§ **REQUIRED ACTION**
Could you find each line of the data below that contains the word "allocations" and copy those lines?

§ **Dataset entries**
*** Begin section ***

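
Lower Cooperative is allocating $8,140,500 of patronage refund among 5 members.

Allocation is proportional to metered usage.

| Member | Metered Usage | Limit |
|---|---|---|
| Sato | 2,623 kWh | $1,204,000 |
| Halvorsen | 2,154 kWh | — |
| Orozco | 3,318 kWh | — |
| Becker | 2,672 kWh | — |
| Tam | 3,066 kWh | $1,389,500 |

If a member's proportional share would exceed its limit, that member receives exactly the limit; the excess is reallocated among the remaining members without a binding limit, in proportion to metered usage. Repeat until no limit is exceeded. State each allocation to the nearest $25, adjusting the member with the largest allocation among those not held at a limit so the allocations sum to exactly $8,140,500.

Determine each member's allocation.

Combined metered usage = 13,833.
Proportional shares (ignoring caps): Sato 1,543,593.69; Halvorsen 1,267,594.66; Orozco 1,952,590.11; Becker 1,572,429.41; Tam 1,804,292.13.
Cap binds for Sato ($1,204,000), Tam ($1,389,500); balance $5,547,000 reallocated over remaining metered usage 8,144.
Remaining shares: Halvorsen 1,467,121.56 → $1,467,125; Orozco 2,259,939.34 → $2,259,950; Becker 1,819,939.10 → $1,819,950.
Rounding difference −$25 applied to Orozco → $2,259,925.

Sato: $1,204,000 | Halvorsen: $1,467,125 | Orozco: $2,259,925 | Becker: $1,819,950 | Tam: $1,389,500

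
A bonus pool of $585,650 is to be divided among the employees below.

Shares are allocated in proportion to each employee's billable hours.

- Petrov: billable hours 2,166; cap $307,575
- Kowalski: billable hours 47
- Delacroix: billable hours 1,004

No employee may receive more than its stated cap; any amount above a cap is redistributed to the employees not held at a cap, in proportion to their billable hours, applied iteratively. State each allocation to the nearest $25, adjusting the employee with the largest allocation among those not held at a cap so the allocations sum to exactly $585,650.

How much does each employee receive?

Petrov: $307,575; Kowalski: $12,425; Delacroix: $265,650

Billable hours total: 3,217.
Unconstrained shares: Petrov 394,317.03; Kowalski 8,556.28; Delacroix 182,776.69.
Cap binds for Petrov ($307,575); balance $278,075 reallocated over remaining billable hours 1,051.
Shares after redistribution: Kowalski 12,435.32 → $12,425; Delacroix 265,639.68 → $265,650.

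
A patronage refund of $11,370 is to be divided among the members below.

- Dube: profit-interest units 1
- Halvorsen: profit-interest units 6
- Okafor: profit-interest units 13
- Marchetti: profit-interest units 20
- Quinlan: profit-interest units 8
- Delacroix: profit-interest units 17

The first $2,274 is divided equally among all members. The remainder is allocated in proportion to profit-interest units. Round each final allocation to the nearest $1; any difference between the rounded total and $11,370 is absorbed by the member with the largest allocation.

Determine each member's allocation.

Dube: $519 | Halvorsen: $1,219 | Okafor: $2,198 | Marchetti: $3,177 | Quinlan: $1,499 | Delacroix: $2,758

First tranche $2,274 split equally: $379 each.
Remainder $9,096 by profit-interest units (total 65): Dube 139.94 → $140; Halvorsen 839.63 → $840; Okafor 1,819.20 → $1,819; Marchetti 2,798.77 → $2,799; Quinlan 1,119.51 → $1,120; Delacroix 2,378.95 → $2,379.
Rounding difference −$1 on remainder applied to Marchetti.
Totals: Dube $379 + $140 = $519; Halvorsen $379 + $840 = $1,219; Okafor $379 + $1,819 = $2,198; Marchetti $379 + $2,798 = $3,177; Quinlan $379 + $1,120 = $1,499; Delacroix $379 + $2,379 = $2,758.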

*** End section ***
*** Begin section ***

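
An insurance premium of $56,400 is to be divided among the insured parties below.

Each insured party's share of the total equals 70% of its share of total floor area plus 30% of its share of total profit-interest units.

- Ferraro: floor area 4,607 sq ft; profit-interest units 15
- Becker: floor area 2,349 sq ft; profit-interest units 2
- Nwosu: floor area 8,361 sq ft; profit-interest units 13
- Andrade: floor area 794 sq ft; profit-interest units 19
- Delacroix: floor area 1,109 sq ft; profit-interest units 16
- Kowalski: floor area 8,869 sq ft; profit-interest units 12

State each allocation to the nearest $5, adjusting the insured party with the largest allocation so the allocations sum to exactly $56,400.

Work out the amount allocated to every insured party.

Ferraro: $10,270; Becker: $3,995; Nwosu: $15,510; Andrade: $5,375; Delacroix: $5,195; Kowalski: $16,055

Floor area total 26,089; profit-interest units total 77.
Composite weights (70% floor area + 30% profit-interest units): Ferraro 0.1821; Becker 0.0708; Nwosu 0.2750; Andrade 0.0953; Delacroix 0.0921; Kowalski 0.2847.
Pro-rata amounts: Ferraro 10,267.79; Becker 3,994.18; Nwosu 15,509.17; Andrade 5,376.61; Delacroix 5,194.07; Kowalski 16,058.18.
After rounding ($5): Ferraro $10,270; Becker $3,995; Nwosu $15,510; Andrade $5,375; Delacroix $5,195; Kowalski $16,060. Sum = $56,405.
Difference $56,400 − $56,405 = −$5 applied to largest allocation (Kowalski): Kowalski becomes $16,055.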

*** End section ***

§ **RESULT FOR THIS TASK**
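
If a member's proportional share would exceed its limit, that member receives exactly the limit; the excess is reallocated among the remaining members without a binding limit, in proportion to metered usage. Repeat until no limit is exceeded. State each allocation to the nearest $25, adjusting the member with the largest allocation among those not held at a limit so the allocations sum to exactly $8,140,500.
No employee may receive more than its stated cap; any amount above a cap is redistributed to the employees not held at a cap, in proportion to their billable hours, applied iteratively. State each allocation to the nearest $25, adjusting the employee with the largest allocation among those not held at a cap so the allocations sum to exactly $585,650.
State each allocation to the nearest $5, adjusting the insured party with the largest allocation so the allocations sum to exactly $56,400.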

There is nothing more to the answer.